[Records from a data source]
****************************************
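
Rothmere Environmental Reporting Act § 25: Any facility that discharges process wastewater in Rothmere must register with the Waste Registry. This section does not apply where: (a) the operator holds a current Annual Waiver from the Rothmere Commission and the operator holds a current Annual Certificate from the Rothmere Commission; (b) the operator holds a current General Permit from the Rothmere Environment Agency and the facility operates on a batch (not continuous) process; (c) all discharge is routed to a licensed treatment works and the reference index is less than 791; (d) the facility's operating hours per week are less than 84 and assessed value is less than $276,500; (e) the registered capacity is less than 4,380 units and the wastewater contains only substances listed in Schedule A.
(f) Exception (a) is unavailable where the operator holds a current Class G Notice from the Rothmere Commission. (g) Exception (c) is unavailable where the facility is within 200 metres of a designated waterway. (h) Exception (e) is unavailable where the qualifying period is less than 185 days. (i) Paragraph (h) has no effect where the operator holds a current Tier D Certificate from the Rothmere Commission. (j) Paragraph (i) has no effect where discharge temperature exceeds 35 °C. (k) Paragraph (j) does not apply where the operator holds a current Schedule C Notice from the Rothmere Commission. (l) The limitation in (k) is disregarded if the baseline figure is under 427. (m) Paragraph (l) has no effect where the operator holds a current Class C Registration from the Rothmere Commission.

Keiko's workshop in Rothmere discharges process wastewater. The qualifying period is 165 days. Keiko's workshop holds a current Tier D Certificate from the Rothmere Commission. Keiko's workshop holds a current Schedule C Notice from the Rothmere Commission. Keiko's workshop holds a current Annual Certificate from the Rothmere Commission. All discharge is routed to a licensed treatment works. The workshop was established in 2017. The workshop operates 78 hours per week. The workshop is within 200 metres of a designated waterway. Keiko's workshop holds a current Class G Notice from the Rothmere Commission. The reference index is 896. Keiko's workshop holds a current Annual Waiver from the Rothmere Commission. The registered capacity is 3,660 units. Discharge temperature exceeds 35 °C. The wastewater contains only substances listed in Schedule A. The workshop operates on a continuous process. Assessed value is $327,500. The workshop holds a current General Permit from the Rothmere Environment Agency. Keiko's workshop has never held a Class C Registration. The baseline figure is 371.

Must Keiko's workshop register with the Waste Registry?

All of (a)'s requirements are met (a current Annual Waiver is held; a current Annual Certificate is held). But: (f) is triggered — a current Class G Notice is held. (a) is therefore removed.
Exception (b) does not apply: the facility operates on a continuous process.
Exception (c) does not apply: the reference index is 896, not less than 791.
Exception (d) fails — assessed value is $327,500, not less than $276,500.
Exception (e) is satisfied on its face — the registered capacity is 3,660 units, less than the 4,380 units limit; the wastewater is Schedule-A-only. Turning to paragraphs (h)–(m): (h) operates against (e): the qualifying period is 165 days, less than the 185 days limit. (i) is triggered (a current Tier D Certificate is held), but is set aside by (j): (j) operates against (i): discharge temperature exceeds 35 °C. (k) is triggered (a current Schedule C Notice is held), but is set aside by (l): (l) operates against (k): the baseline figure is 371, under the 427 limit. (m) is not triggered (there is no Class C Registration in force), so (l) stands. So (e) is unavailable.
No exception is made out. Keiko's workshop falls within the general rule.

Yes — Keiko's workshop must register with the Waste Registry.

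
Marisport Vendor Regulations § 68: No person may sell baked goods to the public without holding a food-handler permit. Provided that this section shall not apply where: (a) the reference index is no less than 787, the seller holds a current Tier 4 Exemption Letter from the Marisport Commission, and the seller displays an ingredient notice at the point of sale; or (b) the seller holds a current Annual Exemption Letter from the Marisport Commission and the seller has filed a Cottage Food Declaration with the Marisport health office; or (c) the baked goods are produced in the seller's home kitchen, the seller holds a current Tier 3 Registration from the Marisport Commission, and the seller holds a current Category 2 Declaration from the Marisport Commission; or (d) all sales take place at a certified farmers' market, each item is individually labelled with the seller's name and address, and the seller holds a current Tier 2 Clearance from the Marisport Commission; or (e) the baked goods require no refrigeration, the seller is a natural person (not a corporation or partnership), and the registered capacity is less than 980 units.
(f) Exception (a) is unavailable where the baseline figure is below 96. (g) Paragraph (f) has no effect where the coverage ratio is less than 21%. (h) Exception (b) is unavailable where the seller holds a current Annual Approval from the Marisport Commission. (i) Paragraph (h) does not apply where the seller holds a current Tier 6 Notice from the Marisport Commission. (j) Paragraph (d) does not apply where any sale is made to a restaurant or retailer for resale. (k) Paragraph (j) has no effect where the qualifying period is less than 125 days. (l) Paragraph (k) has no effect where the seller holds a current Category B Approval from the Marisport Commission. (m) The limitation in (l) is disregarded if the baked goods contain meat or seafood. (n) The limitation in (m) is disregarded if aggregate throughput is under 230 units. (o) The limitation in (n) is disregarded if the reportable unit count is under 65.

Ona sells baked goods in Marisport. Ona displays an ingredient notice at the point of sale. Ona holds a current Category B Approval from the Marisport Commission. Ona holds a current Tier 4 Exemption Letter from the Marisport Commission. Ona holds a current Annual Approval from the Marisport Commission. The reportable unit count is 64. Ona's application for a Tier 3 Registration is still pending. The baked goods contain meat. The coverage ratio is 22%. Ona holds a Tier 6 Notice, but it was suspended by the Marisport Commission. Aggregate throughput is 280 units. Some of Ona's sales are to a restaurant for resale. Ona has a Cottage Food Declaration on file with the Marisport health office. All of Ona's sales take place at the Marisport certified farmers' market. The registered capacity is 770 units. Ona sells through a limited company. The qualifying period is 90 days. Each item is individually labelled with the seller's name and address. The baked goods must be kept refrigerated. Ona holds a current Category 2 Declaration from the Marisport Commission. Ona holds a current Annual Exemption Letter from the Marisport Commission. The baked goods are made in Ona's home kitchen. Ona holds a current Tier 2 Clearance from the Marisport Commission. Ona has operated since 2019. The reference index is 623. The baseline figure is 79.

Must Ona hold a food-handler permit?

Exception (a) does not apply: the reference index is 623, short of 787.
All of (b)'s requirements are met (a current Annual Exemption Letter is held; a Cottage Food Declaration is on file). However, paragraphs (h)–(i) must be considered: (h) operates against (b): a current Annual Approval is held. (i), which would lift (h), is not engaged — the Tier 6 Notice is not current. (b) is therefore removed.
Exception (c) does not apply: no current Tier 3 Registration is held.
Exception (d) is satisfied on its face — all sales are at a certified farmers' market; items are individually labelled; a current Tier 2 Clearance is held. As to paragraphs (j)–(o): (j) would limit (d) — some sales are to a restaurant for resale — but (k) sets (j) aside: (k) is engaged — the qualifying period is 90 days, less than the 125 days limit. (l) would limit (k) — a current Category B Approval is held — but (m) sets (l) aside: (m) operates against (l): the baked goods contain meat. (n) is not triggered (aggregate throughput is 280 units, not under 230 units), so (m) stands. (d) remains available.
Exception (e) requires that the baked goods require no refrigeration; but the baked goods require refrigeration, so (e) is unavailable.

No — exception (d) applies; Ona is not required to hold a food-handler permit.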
****************************************
__What the task requires__
What is needed is an exact copy of all the data above.

__Answer to this exercise__
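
Rothmere Environmental Reporting Act § 25: Any facility that discharges process wastewater in Rothmere must register with the Waste Registry. This section does not apply where: (a) the operator holds a current Annual Waiver from the Rothmere Commission and the operator holds a current Annual Certificate from the Rothmere Commission; (b) the operator holds a current General Permit from the Rothmere Environment Agency and the facility operates on a batch (not continuous) process; (c) all discharge is routed to a licensed treatment works and the reference index is less than 791; (d) the facility's operating hours per week are less than 84 and assessed value is less than $276,500; (e) the registered capacity is less than 4,380 units and the wastewater contains only substances listed in Schedule A.
(f) Exception (a) is unavailable where the operator holds a current Class G Notice from the Rothmere Commission. (g) Exception (c) is unavailable where the facility is within 200 metres of a designated waterway. (h) Exception (e) is unavailable where the qualifying period is less than 185 days. (i) Paragraph (h) has no effect where the operator holds a current Tier D Certificate from the Rothmere Commission. (j) Paragraph (i) has no effect where discharge temperature exceeds 35 °C. (k) Paragraph (j) does not apply where the operator holds a current Schedule C Notice from the Rothmere Commission. (l) The limitation in (k) is disregarded if the baseline figure is under 427. (m) Paragraph (l) has no effect where the operator holds a current Class C Registration from the Rothmere Commission.

Keiko's workshop in Rothmere discharges process wastewater. The qualifying period is 165 days. Keiko's workshop holds a current Tier D Certificate from the Rothmere Commission. Keiko's workshop holds a current Schedule C Notice from the Rothmere Commission. Keiko's workshop holds a current Annual Certificate from the Rothmere Commission. All discharge is routed to a licensed treatment works. The workshop was established in 2017. The workshop operates 78 hours per week. The workshop is within 200 metres of a designated waterway. Keiko's workshop holds a current Class G Notice from the Rothmere Commission. The reference index is 896. Keiko's workshop holds a current Annual Waiver from the Rothmere Commission. The registered capacity is 3,660 units. Discharge temperature exceeds 35 °C. The wastewater contains only substances listed in Schedule A. The workshop operates on a continuous process. Assessed value is $327,500. The workshop holds a current General Permit from the Rothmere Environment Agency. Keiko's workshop has never held a Class C Registration. The baseline figure is 371.

Must Keiko's workshop register with the Waste Registry?

All of (a)'s requirements are met (a current Annual Waiver is held; a current Annual Certificate is held). But: (f) is triggered — a current Class G Notice is held. (a) is therefore removed.
Exception (b) does not apply: the facility operates on a continuous process.
Exception (c) does not apply: the reference index is 896, not less than 791.
Exception (d) fails — assessed value is $327,500, not less than $276,500.
Exception (e) is satisfied on its face — the registered capacity is 3,660 units, less than the 4,380 units limit; the wastewater is Schedule-A-only. Turning to paragraphs (h)–(m): (h) operates against (e): the qualifying period is 165 days, less than the 185 days limit. (i) is triggered (a current Tier D Certificate is held), but is set aside by (j): (j) operates against (i): discharge temperature exceeds 35 °C. (k) is triggered (a current Schedule C Notice is held), but is set aside by (l): (l) operates against (k): the baseline figure is 371, under the 427 limit. (m) is not triggered (there is no Class C Registration in force), so (l) stands. So (e) is unavailable.
No exception is made out. Keiko's workshop falls within the general rule.

Yes — Keiko's workshop must register with the Waste Registry.

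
Marisport Vendor Regulations § 68: No person may sell baked goods to the public without holding a food-handler permit. Provided that this section shall not apply where: (a) the reference index is no less than 787, the seller holds a current Tier 4 Exemption Letter from the Marisport Commission, and the seller displays an ingredient notice at the point of sale; or (b) the seller holds a current Annual Exemption Letter from the Marisport Commission and the seller has filed a Cottage Food Declaration with the Marisport health office; or (c) the baked goods are produced in the seller's home kitchen, the seller holds a current Tier 3 Registration from the Marisport Commission, and the seller holds a current Category 2 Declaration from the Marisport Commission; or (d) all sales take place at a certified farmers' market, each item is individually labelled with the seller's name and address, and the seller holds a current Tier 2 Clearance from the Marisport Commission; or (e) the baked goods require no refrigeration, the seller is a natural person (not a corporation or partnership), and the registered capacity is less than 980 units.
(f) Exception (a) is unavailable where the baseline figure is below 96. (g) Paragraph (f) has no effect where the coverage ratio is less than 21%. (h) Exception (b) is unavailable where the seller holds a current Annual Approval from the Marisport Commission. (i) Paragraph (h) does not apply where the seller holds a current Tier 6 Notice from the Marisport Commission. (j) Paragraph (d) does not apply where any sale is made to a restaurant or retailer for resale. (k) Paragraph (j) has no effect where the qualifying period is less than 125 days. (l) Paragraph (k) has no effect where the seller holds a current Category B Approval from the Marisport Commission. (m) The limitation in (l) is disregarded if the baked goods contain meat or seafood. (n) The limitation in (m) is disregarded if aggregate throughput is under 230 units. (o) The limitation in (n) is disregarded if the reportable unit count is under 65.

Ona sells baked goods in Marisport. Ona displays an ingredient notice at the point of sale. Ona holds a current Category B Approval from the Marisport Commission. Ona holds a current Tier 4 Exemption Letter from the Marisport Commission. Ona holds a current Annual Approval from the Marisport Commission. The reportable unit count is 64. Ona's application for a Tier 3 Registration is still pending. The baked goods contain meat. The coverage ratio is 22%. Ona holds a Tier 6 Notice, but it was suspended by the Marisport Commission. Aggregate throughput is 280 units. Some of Ona's sales are to a restaurant for resale. Ona has a Cottage Food Declaration on file with the Marisport health office. All of Ona's sales take place at the Marisport certified farmers' market. The registered capacity is 770 units. Ona sells through a limited company. The qualifying period is 90 days. Each item is individually labelled with the seller's name and address. The baked goods must be kept refrigerated. Ona holds a current Category 2 Declaration from the Marisport Commission. Ona holds a current Annual Exemption Letter from the Marisport Commission. The baked goods are made in Ona's home kitchen. Ona holds a current Tier 2 Clearance from the Marisport Commission. Ona has operated since 2019. The reference index is 623. The baseline figure is 79.

Must Ona hold a food-handler permit?

Exception (a) does not apply: the reference index is 623, short of 787.
All of (b)'s requirements are met (a current Annual Exemption Letter is held; a Cottage Food Declaration is on file). However, paragraphs (h)–(i) must be considered: (h) operates against (b): a current Annual Approval is held. (i), which would lift (h), is not engaged — the Tier 6 Notice is not current. (b) is therefore removed.
Exception (c) does not apply: no current Tier 3 Registration is held.
Exception (d) is satisfied on its face — all sales are at a certified farmers' market; items are individually labelled; a current Tier 2 Clearance is held. As to paragraphs (j)–(o): (j) would limit (d) — some sales are to a restaurant for resale — but (k) sets (j) aside: (k) is engaged — the qualifying period is 90 days, less than the 125 days limit. (l) would limit (k) — a current Category B Approval is held — but (m) sets (l) aside: (m) operates against (l): the baked goods contain meat. (n) is not triggered (aggregate throughput is 280 units, not under 230 units), so (m) stands. (d) remains available.
Exception (e) requires that the baked goods require no refrigeration; but the baked goods require refrigeration, so (e) is unavailable.

No — exception (d) applies; Ona is not required to hold a food-handler permit.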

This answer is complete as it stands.